*** Data supplied ***

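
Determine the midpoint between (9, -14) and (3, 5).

The midpoint is the average of the coordinates:
x: (9 + 3)/2 = 6
y: (-14 + 5)/2 = -9/2
Midpoint = (6, -9/2)

(6, -9/2)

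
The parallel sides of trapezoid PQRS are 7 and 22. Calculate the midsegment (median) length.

midsegment = (7 + 22) / 2 = 29 / 2 = 29/2

29/2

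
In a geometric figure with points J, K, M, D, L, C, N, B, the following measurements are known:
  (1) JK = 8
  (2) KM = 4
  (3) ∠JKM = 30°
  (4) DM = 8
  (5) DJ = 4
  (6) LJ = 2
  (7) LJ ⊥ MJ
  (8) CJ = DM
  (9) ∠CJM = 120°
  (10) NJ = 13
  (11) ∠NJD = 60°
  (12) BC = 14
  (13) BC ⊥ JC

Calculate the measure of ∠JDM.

Step 1: By the law of cosines on triangle JKM: JM² = 8² + 4² − 2·8·4·cos(30°) = 24.57, so JM ≈ 4.96.
Step 2: By the inverse law of cosines on triangle JDM: cos(∠JDM) = (4² + 8² − 4.96²) / (2·4·8) = 55.43/64 = 0.866, so ∠JDM = 30°.

Therefore, the measure of angle ∠JDM = 30°.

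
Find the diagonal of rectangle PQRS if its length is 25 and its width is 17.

d = sqrt(25^2 + 17^2) = sqrt(914)

sqrt(914)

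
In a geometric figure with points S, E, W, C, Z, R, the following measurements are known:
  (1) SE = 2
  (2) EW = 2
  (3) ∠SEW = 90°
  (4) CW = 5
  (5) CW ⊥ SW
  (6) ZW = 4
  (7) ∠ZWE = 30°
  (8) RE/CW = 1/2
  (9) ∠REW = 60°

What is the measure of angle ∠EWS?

Step 1: By the law of cosines on triangle WES: WS² = 2² + 2² − 2·2·2·cos(90°) = 8, so WS = 2·√2.
Step 2: By the inverse law of cosines on triangle EWS: cos(∠EWS) = (2² + (2·√2)² − 2²) / (2·2·2·√2) = 8/11.31 = 0.7071, so ∠EWS = 45°.

Therefore, the measure of angle ∠EWS = 45°.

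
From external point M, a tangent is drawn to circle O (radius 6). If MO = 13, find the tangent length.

tangent = √(d² - r²) = √(13² - 6²) = √(169 - 36) = √133 = sqrt(133)

sqrt(133)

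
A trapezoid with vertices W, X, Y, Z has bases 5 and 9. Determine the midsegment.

The midsegment (median) of a trapezoid connects the midpoints of the non-parallel sides.
Its length is the average of the two bases: (5 + 9) / 2 = 7.

7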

***

## Work instructions
Take the lines from the one containing "(7) LJ ⊥ MJ" through the final line of the entries above, and set them down exactly, with nothing added.

## Task solution
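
  (7) LJ ⊥ MJ
  (8) CJ = DM
  (9) ∠CJM = 120°
  (10) NJ = 13
  (11) ∠NJD = 60°
  (12) BC = 14
  (13) BC ⊥ JC

Calculate the measure of ∠JDM.

Step 1: By the law of cosines on triangle JKM: JM² = 8² + 4² − 2·8·4·cos(30°) = 24.57, so JM ≈ 4.96.
Step 2: By the inverse law of cosines on triangle JDM: cos(∠JDM) = (4² + 8² − 4.96²) / (2·4·8) = 55.43/64 = 0.866, so ∠JDM = 30°.

Therefore, the measure of angle ∠JDM = 30°.

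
Find the diagonal of rectangle PQRS if its length is 25 and its width is 17.

d = sqrt(25^2 + 17^2) = sqrt(914)

sqrt(914)

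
In a geometric figure with points S, E, W, C, Z, R, the following measurements are known:
  (1) SE = 2
  (2) EW = 2
  (3) ∠SEW = 90°
  (4) CW = 5
  (5) CW ⊥ SW
  (6) ZW = 4
  (7) ∠ZWE = 30°
  (8) RE/CW = 1/2
  (9) ∠REW = 60°

What is the measure of angle ∠EWS?

Step 1: By the law of cosines on triangle WES: WS² = 2² + 2² − 2·2·2·cos(90°) = 8, so WS = 2·√2.
Step 2: By the inverse law of cosines on triangle EWS: cos(∠EWS) = (2² + (2·√2)² − 2²) / (2·2·2·√2) = 8/11.31 = 0.7071, so ∠EWS = 45°.

Therefore, the measure of angle ∠EWS = 45°.

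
From external point M, a tangent is drawn to circle O (radius 6). If MO = 13, find the tangent length.

tangent = √(d² - r²) = √(13² - 6²) = √(169 - 36) = √133 = sqrt(133)

sqrt(133)

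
A trapezoid with vertices W, X, Y, Z has bases 5 and 9. Determine the midsegment.

The midsegment (median) of a trapezoid connects the midpoints of the non-parallel sides.
Its length is the average of the two bases: (5 + 9) / 2 = 7.

7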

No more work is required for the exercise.